***** The input

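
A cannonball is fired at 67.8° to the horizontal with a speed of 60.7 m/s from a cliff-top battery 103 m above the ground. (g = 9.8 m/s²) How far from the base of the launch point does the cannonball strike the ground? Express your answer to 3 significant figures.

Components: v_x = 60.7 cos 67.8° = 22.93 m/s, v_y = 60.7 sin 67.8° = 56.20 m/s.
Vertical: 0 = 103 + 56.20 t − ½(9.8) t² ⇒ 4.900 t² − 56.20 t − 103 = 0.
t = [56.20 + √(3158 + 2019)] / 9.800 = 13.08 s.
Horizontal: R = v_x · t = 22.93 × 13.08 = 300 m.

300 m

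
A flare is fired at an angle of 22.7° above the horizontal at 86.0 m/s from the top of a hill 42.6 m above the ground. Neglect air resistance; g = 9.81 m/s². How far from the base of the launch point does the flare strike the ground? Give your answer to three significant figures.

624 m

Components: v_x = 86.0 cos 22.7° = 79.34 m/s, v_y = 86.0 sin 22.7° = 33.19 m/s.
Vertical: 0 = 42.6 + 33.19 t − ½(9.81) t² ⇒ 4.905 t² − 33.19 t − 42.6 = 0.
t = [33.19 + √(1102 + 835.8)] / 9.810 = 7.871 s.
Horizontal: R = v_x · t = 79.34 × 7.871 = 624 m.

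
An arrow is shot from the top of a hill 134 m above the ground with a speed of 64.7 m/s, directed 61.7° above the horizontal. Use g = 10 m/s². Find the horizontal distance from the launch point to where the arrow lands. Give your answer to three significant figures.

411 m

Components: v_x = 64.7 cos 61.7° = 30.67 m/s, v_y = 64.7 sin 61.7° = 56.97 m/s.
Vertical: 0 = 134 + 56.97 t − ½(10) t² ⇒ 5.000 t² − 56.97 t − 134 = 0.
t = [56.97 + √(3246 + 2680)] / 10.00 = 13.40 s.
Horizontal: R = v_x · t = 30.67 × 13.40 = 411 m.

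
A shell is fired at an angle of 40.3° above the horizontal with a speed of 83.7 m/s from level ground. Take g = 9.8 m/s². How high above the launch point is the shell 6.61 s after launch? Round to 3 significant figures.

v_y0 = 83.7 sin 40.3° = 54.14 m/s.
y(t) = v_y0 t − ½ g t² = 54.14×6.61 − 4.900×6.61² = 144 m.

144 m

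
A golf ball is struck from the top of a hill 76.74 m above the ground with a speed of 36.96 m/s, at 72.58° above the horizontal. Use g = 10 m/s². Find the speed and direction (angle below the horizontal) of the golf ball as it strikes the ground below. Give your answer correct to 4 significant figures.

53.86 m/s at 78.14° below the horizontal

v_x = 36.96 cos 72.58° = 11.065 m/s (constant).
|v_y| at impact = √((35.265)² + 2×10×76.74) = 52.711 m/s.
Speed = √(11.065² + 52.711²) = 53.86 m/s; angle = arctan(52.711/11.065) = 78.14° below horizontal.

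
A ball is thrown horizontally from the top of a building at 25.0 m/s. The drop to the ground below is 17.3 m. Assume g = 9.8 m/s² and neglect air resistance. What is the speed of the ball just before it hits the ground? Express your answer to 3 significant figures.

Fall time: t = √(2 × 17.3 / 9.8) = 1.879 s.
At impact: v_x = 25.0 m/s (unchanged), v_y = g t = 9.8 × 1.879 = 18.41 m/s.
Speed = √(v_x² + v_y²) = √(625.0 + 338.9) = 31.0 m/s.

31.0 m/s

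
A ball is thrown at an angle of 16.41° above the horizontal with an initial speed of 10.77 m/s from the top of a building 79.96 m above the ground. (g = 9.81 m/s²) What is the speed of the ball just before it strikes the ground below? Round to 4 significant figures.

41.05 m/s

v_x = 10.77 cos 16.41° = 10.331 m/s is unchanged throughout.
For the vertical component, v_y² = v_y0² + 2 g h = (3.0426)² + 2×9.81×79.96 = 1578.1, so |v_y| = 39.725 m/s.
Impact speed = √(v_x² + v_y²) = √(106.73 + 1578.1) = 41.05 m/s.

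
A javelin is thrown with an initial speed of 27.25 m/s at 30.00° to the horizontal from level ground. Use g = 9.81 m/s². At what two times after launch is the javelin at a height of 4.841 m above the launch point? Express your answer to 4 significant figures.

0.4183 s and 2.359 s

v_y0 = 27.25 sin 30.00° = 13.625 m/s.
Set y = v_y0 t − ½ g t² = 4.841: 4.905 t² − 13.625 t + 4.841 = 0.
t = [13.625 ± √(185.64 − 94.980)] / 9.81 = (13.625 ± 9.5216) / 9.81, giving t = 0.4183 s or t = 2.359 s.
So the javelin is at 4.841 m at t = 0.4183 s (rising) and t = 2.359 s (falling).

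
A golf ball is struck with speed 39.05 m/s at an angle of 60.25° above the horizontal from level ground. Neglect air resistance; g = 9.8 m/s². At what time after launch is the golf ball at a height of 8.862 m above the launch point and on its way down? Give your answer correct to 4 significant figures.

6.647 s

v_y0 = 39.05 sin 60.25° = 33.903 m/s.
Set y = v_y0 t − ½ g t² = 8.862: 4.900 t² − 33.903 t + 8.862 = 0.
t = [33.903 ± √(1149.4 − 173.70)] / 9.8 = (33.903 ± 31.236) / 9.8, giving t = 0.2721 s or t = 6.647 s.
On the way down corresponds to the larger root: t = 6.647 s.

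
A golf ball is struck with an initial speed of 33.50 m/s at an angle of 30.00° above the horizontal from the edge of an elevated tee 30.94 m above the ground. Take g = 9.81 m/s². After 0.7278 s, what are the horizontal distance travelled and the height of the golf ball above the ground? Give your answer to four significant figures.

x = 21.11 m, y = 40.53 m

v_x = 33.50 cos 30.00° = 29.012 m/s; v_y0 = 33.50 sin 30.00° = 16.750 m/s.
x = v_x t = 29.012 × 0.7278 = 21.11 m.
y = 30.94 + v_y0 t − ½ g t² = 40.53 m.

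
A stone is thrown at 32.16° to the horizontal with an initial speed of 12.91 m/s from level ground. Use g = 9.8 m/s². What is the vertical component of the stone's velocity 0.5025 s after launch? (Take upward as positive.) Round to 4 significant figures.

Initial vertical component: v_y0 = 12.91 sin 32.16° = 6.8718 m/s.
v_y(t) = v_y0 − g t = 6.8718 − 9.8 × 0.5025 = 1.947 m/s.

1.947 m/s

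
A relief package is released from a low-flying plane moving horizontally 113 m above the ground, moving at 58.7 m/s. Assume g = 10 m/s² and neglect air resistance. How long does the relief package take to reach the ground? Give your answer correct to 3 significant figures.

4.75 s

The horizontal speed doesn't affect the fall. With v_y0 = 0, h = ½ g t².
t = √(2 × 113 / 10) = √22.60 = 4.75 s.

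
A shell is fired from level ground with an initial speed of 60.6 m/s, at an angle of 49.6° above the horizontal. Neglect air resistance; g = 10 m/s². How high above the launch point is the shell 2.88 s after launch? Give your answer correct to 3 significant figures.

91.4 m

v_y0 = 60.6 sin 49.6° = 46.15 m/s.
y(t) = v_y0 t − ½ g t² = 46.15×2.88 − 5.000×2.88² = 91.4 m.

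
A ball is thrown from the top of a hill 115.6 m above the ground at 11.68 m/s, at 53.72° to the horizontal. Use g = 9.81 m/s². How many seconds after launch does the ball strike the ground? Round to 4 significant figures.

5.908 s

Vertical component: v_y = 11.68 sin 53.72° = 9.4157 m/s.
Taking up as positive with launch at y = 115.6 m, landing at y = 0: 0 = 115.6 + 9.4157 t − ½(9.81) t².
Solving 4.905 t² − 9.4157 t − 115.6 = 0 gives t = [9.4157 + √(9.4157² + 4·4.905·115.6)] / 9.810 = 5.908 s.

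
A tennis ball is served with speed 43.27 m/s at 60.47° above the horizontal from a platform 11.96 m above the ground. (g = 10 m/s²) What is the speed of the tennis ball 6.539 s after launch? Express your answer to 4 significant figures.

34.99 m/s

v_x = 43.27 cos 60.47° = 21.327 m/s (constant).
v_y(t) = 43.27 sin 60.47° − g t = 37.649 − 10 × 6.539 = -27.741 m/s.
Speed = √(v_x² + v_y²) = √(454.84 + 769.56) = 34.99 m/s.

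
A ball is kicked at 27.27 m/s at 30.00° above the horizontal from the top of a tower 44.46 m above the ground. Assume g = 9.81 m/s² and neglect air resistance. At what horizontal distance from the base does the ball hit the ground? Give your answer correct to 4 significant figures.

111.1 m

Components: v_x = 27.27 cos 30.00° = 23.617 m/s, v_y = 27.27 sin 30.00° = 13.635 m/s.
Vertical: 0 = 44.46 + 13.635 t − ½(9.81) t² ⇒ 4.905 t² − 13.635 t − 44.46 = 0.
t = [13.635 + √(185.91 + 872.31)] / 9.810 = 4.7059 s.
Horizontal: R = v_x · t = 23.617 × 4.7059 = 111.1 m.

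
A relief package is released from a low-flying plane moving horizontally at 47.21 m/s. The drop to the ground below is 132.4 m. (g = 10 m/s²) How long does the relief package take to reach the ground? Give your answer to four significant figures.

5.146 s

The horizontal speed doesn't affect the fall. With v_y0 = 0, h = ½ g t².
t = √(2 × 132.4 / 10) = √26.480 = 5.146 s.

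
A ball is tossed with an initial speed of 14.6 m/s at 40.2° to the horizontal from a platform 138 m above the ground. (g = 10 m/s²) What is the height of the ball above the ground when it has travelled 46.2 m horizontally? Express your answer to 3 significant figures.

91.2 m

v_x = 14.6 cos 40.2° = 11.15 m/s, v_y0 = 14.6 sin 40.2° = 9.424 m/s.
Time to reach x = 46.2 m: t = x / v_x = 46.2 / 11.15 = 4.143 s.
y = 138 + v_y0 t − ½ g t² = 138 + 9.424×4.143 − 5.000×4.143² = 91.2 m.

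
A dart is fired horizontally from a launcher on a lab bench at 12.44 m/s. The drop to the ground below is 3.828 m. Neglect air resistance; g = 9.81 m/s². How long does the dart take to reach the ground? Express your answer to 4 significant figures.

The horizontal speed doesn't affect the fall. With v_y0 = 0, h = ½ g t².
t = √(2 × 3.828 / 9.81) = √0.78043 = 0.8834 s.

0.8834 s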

**********

Task goal: What's needed is a word-for-word copy of the lines from the one holding "A ball is tossed" through the final line of the data.

Result for this task:
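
A ball is tossed with an initial speed of 14.6 m/s at 40.2° to the horizontal from a platform 138 m above the ground. (g = 10 m/s²) What is the height of the ball above the ground when it has travelled 46.2 m horizontally? Express your answer to 3 significant figures.

91.2 m

v_x = 14.6 cos 40.2° = 11.15 m/s, v_y0 = 14.6 sin 40.2° = 9.424 m/s.
Time to reach x = 46.2 m: t = x / v_x = 46.2 / 11.15 = 4.143 s.
y = 138 + v_y0 t − ½ g t² = 138 + 9.424×4.143 − 5.000×4.143² = 91.2 m.

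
A dart is fired horizontally from a launcher on a lab bench at 12.44 m/s. The drop to the ground below is 3.828 m. Neglect air resistance; g = 9.81 m/s². How long does the dart take to reach the ground? Express your answer to 4 significant figures.

The horizontal speed doesn't affect the fall. With v_y0 = 0, h = ½ g t².
t = √(2 × 3.828 / 9.81) = √0.78043 = 0.8834 s.

0.8834 s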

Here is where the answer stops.